§ YOUR INSTRUCTIONS:
Using the entries below, write out the line with "Q2: 1.027°N, 104.631°E", the line with "B: 25.3315°N, 54.3126°E", and every line in between, exactly as each is written.

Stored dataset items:
------------------------------

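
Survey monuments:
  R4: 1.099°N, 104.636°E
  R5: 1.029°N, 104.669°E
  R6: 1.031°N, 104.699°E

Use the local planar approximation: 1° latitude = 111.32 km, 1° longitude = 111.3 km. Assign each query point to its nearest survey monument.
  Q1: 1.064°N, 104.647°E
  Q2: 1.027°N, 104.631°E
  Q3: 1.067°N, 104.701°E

Q1→R4; Q2→R5; Q3→R6

Q1 at 1.064°N, 104.647°E:
  R4: √((0.035·111.32)² + (-0.011·111.3)²) = √(15.18037 + 1.49891) = 4.084 km
  R5: √((-0.035·111.32)² + (0.022·111.3)²) = √(15.18037 + 5.99564) = 4.602 km
  R6: √((-0.033·111.32)² + (0.052·111.3)²) = √(13.49504 + 33.49631) = 6.855 km
  → nearest: R4 (4.084 km)
Q2 at 1.027°N, 104.631°E:
  R4: √((0.072·111.32)² + (0.005·111.3)²) = √(64.24087 + 0.30969) = 8.034 km
  R5: √((0.002·111.32)² + (0.038·111.3)²) = √(0.04957 + 17.88782) = 4.235 km
  R6: √((0.004·111.32)² + (0.068·111.3)²) = √(0.19827 + 57.28068) = 7.581 km
  → nearest: R5 (4.235 km)
Q3 at 1.067°N, 104.701°E:
  R4: √((0.032·111.32)² + (-0.065·111.3)²) = √(12.68955 + 52.33799) = 8.064 km
  R5: √((-0.038·111.32)² + (-0.032·111.3)²) = √(17.89425 + 12.68499) = 5.530 km
  R6: √((-0.036·111.32)² + (-0.002·111.3)²) = √(16.06022 + 0.04955) = 4.014 km
  → nearest: R6 (4.014 km)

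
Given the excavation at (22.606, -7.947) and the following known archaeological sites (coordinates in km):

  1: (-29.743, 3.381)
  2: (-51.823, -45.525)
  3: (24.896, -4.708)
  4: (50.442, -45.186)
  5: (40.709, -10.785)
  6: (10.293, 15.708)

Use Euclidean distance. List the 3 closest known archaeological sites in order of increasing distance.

3, 5, 6

Distances from (22.606, -7.947):
1: √((-52.349)² + (11.328)²) = √(2740.41780 + 128.32358) = 53.561 km
2: √((-74.429)² + (-37.578)²) = √(5539.67604 + 1412.10608) = 83.377 km
3: √((2.290)² + (3.239)²) = √(5.24410 + 10.49112) = 3.967 km
4: √((27.836)² + (-37.239)²) = √(774.84290 + 1386.74312) = 46.493 km
5: √((18.103)² + (-2.838)²) = √(327.71861 + 8.05424) = 18.324 km
6: √((-12.313)² + (23.655)²) = √(151.60997 + 559.55903) = 26.668 km
Sorted: 3 (3.967 km) < 5 (18.324 km) < 6 (26.668 km) < 4 (46.493 km) < 1 (53.561 km) < …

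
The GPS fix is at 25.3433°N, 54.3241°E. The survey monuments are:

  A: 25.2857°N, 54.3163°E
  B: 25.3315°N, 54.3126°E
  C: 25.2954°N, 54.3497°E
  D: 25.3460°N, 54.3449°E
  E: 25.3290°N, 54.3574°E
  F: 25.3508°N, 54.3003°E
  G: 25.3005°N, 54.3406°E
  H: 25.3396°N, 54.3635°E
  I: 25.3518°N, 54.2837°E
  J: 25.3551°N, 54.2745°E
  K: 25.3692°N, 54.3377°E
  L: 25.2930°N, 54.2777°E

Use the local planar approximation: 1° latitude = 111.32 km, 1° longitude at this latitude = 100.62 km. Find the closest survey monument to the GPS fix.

Distances from 25.3433°N, 54.3241°E:
A: 6.4599 km
B: 1.7506 km
C: 5.9218 km
D: 2.1144 km
E: 3.7096 km
F: 2.5361 km
G: 5.0455 km
H: 3.9858 km
I: 4.1737 km
J: 5.1607 km
K: 3.1915 km
L: 7.2904 km
Minimum: B at 1.7506 km.

B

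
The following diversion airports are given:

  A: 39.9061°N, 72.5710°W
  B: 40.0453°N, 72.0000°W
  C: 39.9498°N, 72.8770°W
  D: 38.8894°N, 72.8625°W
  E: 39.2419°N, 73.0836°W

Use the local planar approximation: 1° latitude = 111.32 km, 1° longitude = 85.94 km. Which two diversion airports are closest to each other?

A and C

Pairwise distances:
A–B: 51.4602 km
A–C: 26.7438 km
A–D: 115.9184 km
A–E: 86.0674 km
B–C: 76.1155 km
B–D: 148.4973 km
B–E: 129.1151 km
C–D: 118.0503 km
C–E: 80.7789 km
D–E: 43.5988 km
Closest pair: A–C at 26.7438 km.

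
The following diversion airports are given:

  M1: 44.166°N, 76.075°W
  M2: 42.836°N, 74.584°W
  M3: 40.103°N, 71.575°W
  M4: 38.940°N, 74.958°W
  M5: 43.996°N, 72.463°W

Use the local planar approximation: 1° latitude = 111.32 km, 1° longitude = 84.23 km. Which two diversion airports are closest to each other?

Pairwise distances:
M1–M2: 194.146 km
M2–M5: 220.434 km
M1–M5: 304.827 km
M3–M4: 312.982 km
M2–M3: 395.975 km
M2–M4: 434.845 km
M3–M5: 439.776 km
M1–M4: 589.317 km
M1–M3: 590.116 km
M4–M5: 600.788 km
Closest pair: M1–M2 at 194.146 km.

M1 and M2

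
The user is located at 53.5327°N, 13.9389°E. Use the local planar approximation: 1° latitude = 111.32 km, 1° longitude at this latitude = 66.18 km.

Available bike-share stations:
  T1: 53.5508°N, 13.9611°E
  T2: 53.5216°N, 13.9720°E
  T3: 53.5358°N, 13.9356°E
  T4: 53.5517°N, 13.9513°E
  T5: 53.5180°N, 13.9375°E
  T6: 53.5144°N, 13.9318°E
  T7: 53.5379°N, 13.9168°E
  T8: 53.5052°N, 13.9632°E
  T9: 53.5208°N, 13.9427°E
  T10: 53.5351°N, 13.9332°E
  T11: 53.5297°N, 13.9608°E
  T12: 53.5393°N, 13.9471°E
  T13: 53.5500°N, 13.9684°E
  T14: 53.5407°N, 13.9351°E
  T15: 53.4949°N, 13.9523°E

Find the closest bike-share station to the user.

Distances from 53.5327°N, 13.9389°E:
T1: √((0.0181·111.32)² + (0.0222·66.18)²) = √(4.059790 + 2.158537) = 2.4937 km
T2: √((-0.0111·111.32)² + (0.0331·66.18)²) = √(1.526836 + 4.798544) = 2.5150 km
T3: √((0.0031·111.32)² + (-0.0033·66.18)²) = √(0.119088 + 0.047696) = 0.4084 km
T4: √((0.0190·111.32)² + (0.0124·66.18)²) = √(4.473563 + 0.673437) = 2.2687 km
T5: √((-0.0147·111.32)² + (-0.0014·66.18)²) = √(2.677818 + 0.008584) = 1.6390 km
T6: √((-0.0183·111.32)² + (-0.0071·66.18)²) = √(4.150005 + 0.220785) = 2.0906 km
T7: √((0.0052·111.32)² + (-0.0221·66.18)²) = √(0.335084 + 2.139134) = 1.5730 km
T8: √((-0.0275·111.32)² + (0.0243·66.18)²) = √(9.371558 + 2.586224) = 3.4580 km
T9: √((-0.0119·111.32)² + (0.0038·66.18)²) = √(1.754851 + 0.063244) = 1.3484 km
T10: √((0.0024·111.32)² + (-0.0057·66.18)²) = √(0.071379 + 0.142299) = 0.4623 km
T11: √((-0.0030·111.32)² + (0.0219·66.18)²) = √(0.111529 + 2.100592) = 1.4873 km
T12: √((0.0066·111.32)² + (0.0082·66.18)²) = √(0.539802 + 0.294497) = 0.9134 km
T13: √((0.0173·111.32)² + (0.0295·66.18)²) = √(3.708844 + 3.811514) = 2.7423 km
T14: √((0.0080·111.32)² + (-0.0038·66.18)²) = √(0.793097 + 0.063244) = 0.9254 km
T15: √((-0.0378·111.32)² + (0.0134·66.18)²) = √(17.706389 + 0.786436) = 4.3003 km
Minimum: T3 at 0.4084 km.

T3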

------------------------------

§ SOLUTION FOR THIS PROBLEM:
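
  Q2: 1.027°N, 104.631°E
  Q3: 1.067°N, 104.701°E

Q1→R4; Q2→R5; Q3→R6

Q1 at 1.064°N, 104.647°E:
  R4: √((0.035·111.32)² + (-0.011·111.3)²) = √(15.18037 + 1.49891) = 4.084 km
  R5: √((-0.035·111.32)² + (0.022·111.3)²) = √(15.18037 + 5.99564) = 4.602 km
  R6: √((-0.033·111.32)² + (0.052·111.3)²) = √(13.49504 + 33.49631) = 6.855 km
  → nearest: R4 (4.084 km)
Q2 at 1.027°N, 104.631°E:
  R4: √((0.072·111.32)² + (0.005·111.3)²) = √(64.24087 + 0.30969) = 8.034 km
  R5: √((0.002·111.32)² + (0.038·111.3)²) = √(0.04957 + 17.88782) = 4.235 km
  R6: √((0.004·111.32)² + (0.068·111.3)²) = √(0.19827 + 57.28068) = 7.581 km
  → nearest: R5 (4.235 km)
Q3 at 1.067°N, 104.701°E:
  R4: √((0.032·111.32)² + (-0.065·111.3)²) = √(12.68955 + 52.33799) = 8.064 km
  R5: √((-0.038·111.32)² + (-0.032·111.3)²) = √(17.89425 + 12.68499) = 5.530 km
  R6: √((-0.036·111.32)² + (-0.002·111.3)²) = √(16.06022 + 0.04955) = 4.014 km
  → nearest: R6 (4.014 km)

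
Given the excavation at (22.606, -7.947) and the following known archaeological sites (coordinates in km):

  1: (-29.743, 3.381)
  2: (-51.823, -45.525)
  3: (24.896, -4.708)
  4: (50.442, -45.186)
  5: (40.709, -10.785)
  6: (10.293, 15.708)

Use Euclidean distance. List the 3 closest known archaeological sites in order of increasing distance.

3, 5, 6

Distances from (22.606, -7.947):
1: √((-52.349)² + (11.328)²) = √(2740.41780 + 128.32358) = 53.561 km
2: √((-74.429)² + (-37.578)²) = √(5539.67604 + 1412.10608) = 83.377 km
3: √((2.290)² + (3.239)²) = √(5.24410 + 10.49112) = 3.967 km
4: √((27.836)² + (-37.239)²) = √(774.84290 + 1386.74312) = 46.493 km
5: √((18.103)² + (-2.838)²) = √(327.71861 + 8.05424) = 18.324 km
6: √((-12.313)² + (23.655)²) = √(151.60997 + 559.55903) = 26.668 km
Sorted: 3 (3.967 km) < 5 (18.324 km) < 6 (26.668 km) < 4 (46.493 km) < 1 (53.561 km) < …

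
The GPS fix is at 25.3433°N, 54.3241°E. The survey monuments are:

  A: 25.2857°N, 54.3163°E
  B: 25.3315°N, 54.3126°E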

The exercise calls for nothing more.